%%

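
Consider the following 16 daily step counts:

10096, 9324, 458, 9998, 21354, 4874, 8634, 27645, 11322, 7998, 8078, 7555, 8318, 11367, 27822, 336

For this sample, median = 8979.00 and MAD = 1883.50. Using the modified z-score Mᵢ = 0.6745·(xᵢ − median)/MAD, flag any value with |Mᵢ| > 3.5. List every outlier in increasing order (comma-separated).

21354, 27645, 27822

|Mᵢ| > 3.5 ⇔ |xᵢ − 8979.00| > 3.5·1883.50/0.6745 = 9773.54.
So outliers lie outside [-794.54, 18752.54].
21354: M = 4.43 → outlier.
27645: M = 6.68 → outlier.
27822: M = 6.75 → outlier.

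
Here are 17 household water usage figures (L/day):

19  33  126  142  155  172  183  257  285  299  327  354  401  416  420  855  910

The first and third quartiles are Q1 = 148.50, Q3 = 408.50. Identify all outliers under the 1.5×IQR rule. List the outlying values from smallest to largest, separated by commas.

IQR = Q3 − Q1 = 408.50 − 148.50 = 260.00.
Lower fence = Q1 − 1.5·IQR = 148.50 − 390.00 = -241.50.
Upper fence = Q3 + 1.5·IQR = 408.50 + 390.00 = 798.50.
855 > 798.50 → outlier.
910 > 798.50 → outlier.
All remaining values lie within [-241.50, 798.50].

855, 910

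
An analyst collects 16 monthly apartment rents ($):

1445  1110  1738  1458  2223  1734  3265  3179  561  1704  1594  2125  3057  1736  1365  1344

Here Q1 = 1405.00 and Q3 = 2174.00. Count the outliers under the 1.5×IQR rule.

0

IQR = 769.00; fences at 1405.00 − 1153.50 = 251.50 and 2174.00 + 1153.50 = 3327.50.
Every value lies within the cutoffs.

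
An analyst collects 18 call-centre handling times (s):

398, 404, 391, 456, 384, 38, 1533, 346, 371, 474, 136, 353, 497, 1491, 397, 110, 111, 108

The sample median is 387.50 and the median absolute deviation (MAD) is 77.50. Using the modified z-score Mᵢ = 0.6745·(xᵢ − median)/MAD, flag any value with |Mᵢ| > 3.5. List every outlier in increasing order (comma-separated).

1491, 1533

|Mᵢ| > 3.5 ⇔ |xᵢ − 387.50| > 3.5·77.50/0.6745 = 402.15.
So outliers lie outside [-14.65, 789.65].
1491: M = 9.60 → outlier.
1533: M = 9.97 → outlier.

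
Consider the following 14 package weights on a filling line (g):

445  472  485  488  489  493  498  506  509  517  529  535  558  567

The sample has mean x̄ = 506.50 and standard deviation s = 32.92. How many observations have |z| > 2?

Cutoffs: x̄ ± 2s = [440.66, 572.34].
Every value lies within the cutoffs.

0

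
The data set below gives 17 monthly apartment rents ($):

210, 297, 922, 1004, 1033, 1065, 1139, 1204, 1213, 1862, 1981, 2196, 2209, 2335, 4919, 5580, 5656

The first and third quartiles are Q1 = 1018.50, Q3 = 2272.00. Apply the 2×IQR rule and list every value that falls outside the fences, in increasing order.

IQR = Q3 − Q1 = 2272.00 − 1018.50 = 1253.50.
Lower fence = Q1 − 2·IQR = 1018.50 − 2507.00 = -1488.50.
Upper fence = Q3 + 2·IQR = 2272.00 + 2507.00 = 4779.00.
4919 > 4779.00 → outlier.
5580 > 4779.00 → outlier.
5656 > 4779.00 → outlier.
All remaining values lie within [-1488.50, 4779.00].

4919, 5580, 5656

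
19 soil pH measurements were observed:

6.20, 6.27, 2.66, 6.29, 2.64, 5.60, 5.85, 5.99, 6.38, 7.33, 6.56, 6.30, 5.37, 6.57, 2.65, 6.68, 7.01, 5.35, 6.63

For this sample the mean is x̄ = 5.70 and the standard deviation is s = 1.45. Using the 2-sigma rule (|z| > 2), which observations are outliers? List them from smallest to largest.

Cutoffs at x̄ ± 2s: 5.70 ± 2·1.45 = [2.80, 8.60].
2.64: z = -2.11, |z| > 2 → outlier.
2.65: z = -2.10, |z| > 2 → outlier.
2.66: z = -2.10, |z| > 2 → outlier.
Every other value lies within [2.80, 8.60].

2.64, 2.65, 2.66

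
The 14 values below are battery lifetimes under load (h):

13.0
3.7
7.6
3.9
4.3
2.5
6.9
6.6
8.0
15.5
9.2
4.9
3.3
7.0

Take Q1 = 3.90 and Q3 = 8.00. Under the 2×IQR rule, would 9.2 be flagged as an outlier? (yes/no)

no

IQR = Q3 − Q1 = 8.00 − 3.90 = 4.10.
Lower fence = Q1 − 2·IQR = 3.90 − 8.20 = -4.30.
Upper fence = Q3 + 2·IQR = 8.00 + 8.20 = 16.20.
9.2 lies within [-4.30, 16.20].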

%%

## Exercise requirements
Within the entries, find all lines holding "analyst" and copy each one.

## Expected output
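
An analyst collects 16 monthly apartment rents ($):
An analyst collects 18 call-centre handling times (s):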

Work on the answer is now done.